EXERCISE: All lines in the listing below from the one containing "Note the AUG" through the last should be written out exactly, and only those.

THE DATA:
------------------------------------------------------------------------
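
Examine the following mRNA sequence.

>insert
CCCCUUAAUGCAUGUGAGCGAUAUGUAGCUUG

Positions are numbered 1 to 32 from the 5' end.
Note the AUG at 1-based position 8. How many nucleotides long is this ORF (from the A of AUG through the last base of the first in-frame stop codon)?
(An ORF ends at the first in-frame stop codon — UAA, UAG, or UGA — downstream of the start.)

21

Codons from position 8: AUG (8–10), CAU (11–13), GUG (14–16), AGC (17–19), GAU (20–22), AUG (23–25), UAG (26–28).
UAG is the first in-frame stop; ORF spans 8–28, 21 nucleotides.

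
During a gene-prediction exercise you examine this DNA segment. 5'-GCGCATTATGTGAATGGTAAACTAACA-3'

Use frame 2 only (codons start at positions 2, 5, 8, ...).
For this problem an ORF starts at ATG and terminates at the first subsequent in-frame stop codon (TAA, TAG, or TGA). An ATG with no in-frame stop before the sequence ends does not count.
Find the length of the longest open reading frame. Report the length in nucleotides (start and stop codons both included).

12

Frame 2: CGC ATT ATG TGA ATG GTA AAC TAA — ATG at 8, stop TGA at 11 → 6 nt; ATG at 14, stop TAA at 23 → 12 nt.
Longest: frame 2, positions 14–25, 12 nt = 4 codons = 3 aa. → 12 nucleotides.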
------------------------------------------------------------------------
SOLVED EXERCISE:
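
Note the AUG at 1-based position 8. How many nucleotides long is this ORF (from the A of AUG through the last base of the first in-frame stop codon)?
(An ORF ends at the first in-frame stop codon — UAA, UAG, or UGA — downstream of the start.)

21

Codons from position 8: AUG (8–10), CAU (11–13), GUG (14–16), AGC (17–19), GAU (20–22), AUG (23–25), UAG (26–28).
UAG is the first in-frame stop; ORF spans 8–28, 21 nucleotides.

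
During a gene-prediction exercise you examine this DNA segment. 5'-GCGCATTATGTGAATGGTAAACTAACA-3'

Use frame 2 only (codons start at positions 2, 5, 8, ...).
For this problem an ORF starts at ATG and terminates at the first subsequent in-frame stop codon (TAA, TAG, or TGA). An ATG with no in-frame stop before the sequence ends does not count.
Find the length of the longest open reading frame. Report the length in nucleotides (start and stop codons both included).

12

Frame 2: CGC ATT ATG TGA ATG GTA AAC TAA — ATG at 8, stop TGA at 11 → 6 nt; ATG at 14, stop TAA at 23 → 12 nt.
Longest: frame 2, positions 14–25, 12 nt = 4 codons = 3 aa. → 12 nucleotides.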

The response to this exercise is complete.